WORK INSTRUCTION -> Below are the entries; return every line among them that holds the word "deviation".

Source records:
------------------------------------------------------------------------

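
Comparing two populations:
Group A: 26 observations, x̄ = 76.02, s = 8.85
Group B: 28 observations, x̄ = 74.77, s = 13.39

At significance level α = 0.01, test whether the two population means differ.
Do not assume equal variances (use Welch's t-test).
Welch's two-sample t-test:
H₀: μ₁ = μ₂
H₁: μ₁ ≠ μ₂
s₁²/n₁ = 8.85²/26 = 3.0124,  s₂²/n₂ = 13.39²/28 = 6.4033
SE = √(s₁²/n₁ + s₂²/n₂) = √(3.0124 + 6.4033) = 3.0685
df (Welch-Satterthwaite) = (s₁²/n₁ + s₂²/n₂)² / [(s₁²/n₁)²/(n₁-1) + (s₂²/n₂)²/(n₂-1)] ≈ 47.12
t = (x̄₁ - x̄₂) / SE = (76.02 - 74.77) / 3.0685 = 1.25 / 3.0685 = 0.407
p-value = 0.6856

Since p-value > α = 0.01, we fail to reject H₀.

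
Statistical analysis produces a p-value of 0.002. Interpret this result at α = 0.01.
Since p = 0.002 < α = 0.01, reject H₀.
There is sufficient evidence to reject the null hypothesis; the result is statistically significant at the 0.01 level.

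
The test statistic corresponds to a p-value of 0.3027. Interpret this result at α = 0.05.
Since p = 0.3027 > α = 0.05, fail to reject H₀.
There is insufficient evidence to reject the null hypothesis; the result is not statistically significant at the 0.05 level.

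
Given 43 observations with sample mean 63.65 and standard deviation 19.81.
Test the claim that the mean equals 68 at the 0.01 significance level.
One-sample t-test:
H₀: μ = 68
H₁: μ ≠ 68
df = n - 1 = 42
t = (x̄ - μ₀) / (s/√n) = (63.65 - 68) / (19.81/√43) = -1.440
p-value = 0.1573

Since p-value > α = 0.01, we fail to reject H₀.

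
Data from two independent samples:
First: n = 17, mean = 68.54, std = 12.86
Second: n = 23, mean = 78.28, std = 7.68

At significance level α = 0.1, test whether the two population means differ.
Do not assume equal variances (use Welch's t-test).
Welch's two-sample t-test:
H₀: μ₁ = μ₂
H₁: μ₁ ≠ μ₂
s₁²/n₁ = 12.86²/17 = 9.7282,  s₂²/n₂ = 7.68²/23 = 2.5645
SE = √(s₁²/n₁ + s₂²/n₂) = √(9.7282 + 2.5645) = 3.5061
df (Welch-Satterthwaite) = (s₁²/n₁ + s₂²/n₂)² / [(s₁²/n₁)²/(n₁-1) + (s₂²/n₂)²/(n₂-1)] ≈ 24.32
t = (x̄₁ - x̄₂) / SE = (68.54 - 78.28) / 3.5061 = -9.74 / 3.5061 = -2.778
p-value = 0.0104

Since p-value < α = 0.1, we reject H₀.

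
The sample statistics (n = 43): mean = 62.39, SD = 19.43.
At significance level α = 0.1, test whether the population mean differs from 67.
One-sample t-test:
H₀: μ = 67
H₁: μ ≠ 67
df = n - 1 = 42
t = (x̄ - μ₀) / (s/√n) = (62.39 - 67) / (19.43/√43) = -1.556
p-value = 0.1273

Since p-value > α = 0.1, we fail to reject H₀.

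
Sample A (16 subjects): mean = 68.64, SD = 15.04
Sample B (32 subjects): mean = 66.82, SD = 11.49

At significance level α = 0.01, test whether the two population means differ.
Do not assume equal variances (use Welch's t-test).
Welch's two-sample t-test:
H₀: μ₁ = μ₂
H₁: μ₁ ≠ μ₂
s₁²/n₁ = 15.04²/16 = 14.1376,  s₂²/n₂ = 11.49²/32 = 4.1256
SE = √(s₁²/n₁ + s₂²/n₂) = √(14.1376 + 4.1256) = 4.2735
df (Welch-Satterthwaite) = (s₁²/n₁ + s₂²/n₂)² / [(s₁²/n₁)²/(n₁-1) + (s₂²/n₂)²/(n₂-1)] ≈ 24.04
t = (x̄₁ - x̄₂) / SE = (68.64 - 66.82) / 4.2735 = 1.82 / 4.2735 = 0.426
p-value = 0.6740

Since p-value > α = 0.01, we fail to reject H₀.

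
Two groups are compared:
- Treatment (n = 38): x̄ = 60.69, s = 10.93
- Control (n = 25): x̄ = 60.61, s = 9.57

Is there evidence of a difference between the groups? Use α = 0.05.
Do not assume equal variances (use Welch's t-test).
Welch's two-sample t-test:
H₀: μ₁ = μ₂
H₁: μ₁ ≠ μ₂
s₁²/n₁ = 10.93²/38 = 3.1438,  s₂²/n₂ = 9.57²/25 = 3.6634
SE = √(s₁²/n₁ + s₂²/n₂) = √(3.1438 + 3.6634) = 2.6091
df (Welch-Satterthwaite) = (s₁²/n₁ + s₂²/n₂)² / [(s₁²/n₁)²/(n₁-1) + (s₂²/n₂)²/(n₂-1)] ≈ 56.08
t = (x̄₁ - x̄₂) / SE = (60.69 - 60.61) / 2.6091 = 0.08 / 2.6091 = 0.031
p-value = 0.9756

Since p-value > α = 0.05, we fail to reject H₀.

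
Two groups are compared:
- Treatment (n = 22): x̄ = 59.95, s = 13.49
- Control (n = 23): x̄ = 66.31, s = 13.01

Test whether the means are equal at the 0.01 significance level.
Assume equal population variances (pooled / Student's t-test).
Student's two-sample t-test (equal variances):
H₀: μ₁ = μ₂
H₁: μ₁ ≠ μ₂
df = n₁ + n₂ - 2 = 43
Pooled variance s_p² = [(n₁-1)s₁² + (n₂-1)s₂²] / (n₁ + n₂ - 2) = [(21)(13.49²) + (22)(13.01²)] / 43 = 175.4722
SE = √(s_p²(1/n₁ + 1/n₂)) = √(175.4722 × (1/22 + 1/23)) = 3.9503
t = (x̄₁ - x̄₂) / SE = (59.95 - 66.31) / 3.9503 = -6.36 / 3.9503 = -1.610
p-value = 0.1147

Since p-value > α = 0.01, we fail to reject H₀.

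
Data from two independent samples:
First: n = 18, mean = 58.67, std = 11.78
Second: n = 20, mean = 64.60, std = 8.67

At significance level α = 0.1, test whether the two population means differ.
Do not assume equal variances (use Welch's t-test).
Welch's two-sample t-test:
H₀: μ₁ = μ₂
H₁: μ₁ ≠ μ₂
s₁²/n₁ = 11.78²/18 = 7.7094,  s₂²/n₂ = 8.67²/20 = 3.7584
SE = √(s₁²/n₁ + s₂²/n₂) = √(7.7094 + 3.7584) = 3.3864
df (Welch-Satterthwaite) = (s₁²/n₁ + s₂²/n₂)² / [(s₁²/n₁)²/(n₁-1) + (s₂²/n₂)²/(n₂-1)] ≈ 31.02
t = (x̄₁ - x̄₂) / SE = (58.67 - 64.60) / 3.3864 = -5.93 / 3.3864 = -1.751
p-value = 0.0898

Since p-value < α = 0.1, we reject H₀.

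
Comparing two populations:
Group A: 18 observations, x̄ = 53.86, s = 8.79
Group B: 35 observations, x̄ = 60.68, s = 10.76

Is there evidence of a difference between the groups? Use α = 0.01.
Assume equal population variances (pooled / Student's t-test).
Student's two-sample t-test (equal variances):
H₀: μ₁ = μ₂
H₁: μ₁ ≠ μ₂
df = n₁ + n₂ - 2 = 51
Pooled variance s_p² = [(n₁-1)s₁² + (n₂-1)s₂²] / (n₁ + n₂ - 2) = [(17)(8.79²) + (34)(10.76²)] / 51 = 102.9398
SE = √(s_p²(1/n₁ + 1/n₂)) = √(102.9398 × (1/18 + 1/35)) = 2.9428
t = (x̄₁ - x̄₂) / SE = (53.86 - 60.68) / 2.9428 = -6.82 / 2.9428 = -2.318
p-value = 0.0245

Since p-value > α = 0.01, we fail to reject H₀.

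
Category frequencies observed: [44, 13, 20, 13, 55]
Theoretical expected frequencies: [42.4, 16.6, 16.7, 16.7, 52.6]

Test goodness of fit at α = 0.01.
Chi-square goodness of fit test:
H₀: observed counts match expected distribution
H₁: observed counts differ from expected distribution
df = k - 1 = 4
χ² = Σ(O - E)²/E
   = (44 - 42.4)²/42.4 + (13 - 16.6)²/16.6 + (20 - 16.7)²/16.7 + (13 - 16.7)²/16.7 + (55 - 52.6)²/52.6
   = 0.060 + 0.781 + 0.652 + 0.820 + 0.110
   = 2.42
p-value = 0.6586

Since p-value > α = 0.01, we fail to reject H₀.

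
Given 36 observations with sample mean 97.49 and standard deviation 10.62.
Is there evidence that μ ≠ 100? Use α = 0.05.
One-sample t-test:
H₀: μ = 100
H₁: μ ≠ 100
df = n - 1 = 35
t = (x̄ - μ₀) / (s/√n) = (97.49 - 100) / (10.62/√36) = -1.418
p-value = 0.1650

Since p-value > α = 0.05, we fail to reject H₀.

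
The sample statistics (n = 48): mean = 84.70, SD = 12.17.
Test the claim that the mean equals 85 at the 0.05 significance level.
One-sample t-test:
H₀: μ = 85
H₁: μ ≠ 85
df = n - 1 = 47
t = (x̄ - μ₀) / (s/√n) = (84.70 - 85) / (12.17/√48) = -0.171
p-value = 0.8651

Since p-value > α = 0.05, we fail to reject H₀.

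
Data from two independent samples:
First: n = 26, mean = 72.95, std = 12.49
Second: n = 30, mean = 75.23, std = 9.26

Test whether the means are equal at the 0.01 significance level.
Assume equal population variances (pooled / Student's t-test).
Student's two-sample t-test (equal variances):
H₀: μ₁ = μ₂
H₁: μ₁ ≠ μ₂
df = n₁ + n₂ - 2 = 54
Pooled variance s_p² = [(n₁-1)s₁² + (n₂-1)s₂²] / (n₁ + n₂ - 2) = [(25)(12.49²) + (29)(9.26²)] / 54 = 118.2719
SE = √(s_p²(1/n₁ + 1/n₂)) = √(118.2719 × (1/26 + 1/30)) = 2.9140
t = (x̄₁ - x̄₂) / SE = (72.95 - 75.23) / 2.9140 = -2.28 / 2.9140 = -0.782
p-value = 0.4374

Since p-value > α = 0.01, we fail to reject H₀.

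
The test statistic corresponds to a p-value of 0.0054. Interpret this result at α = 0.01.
Since p = 0.0054 < α = 0.01, reject H₀.
There is sufficient evidence to reject the null hypothesis; the result is statistically significant at the 0.01 level.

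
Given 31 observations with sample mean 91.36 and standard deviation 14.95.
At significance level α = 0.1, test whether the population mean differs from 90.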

------------------------------------------------------------------------

EXPECTED ANSWER ->
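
Given 43 observations with sample mean 63.65 and standard deviation 19.81.
Given 36 observations with sample mean 97.49 and standard deviation 10.62.
Given 31 observations with sample mean 91.36 and standard deviation 14.95.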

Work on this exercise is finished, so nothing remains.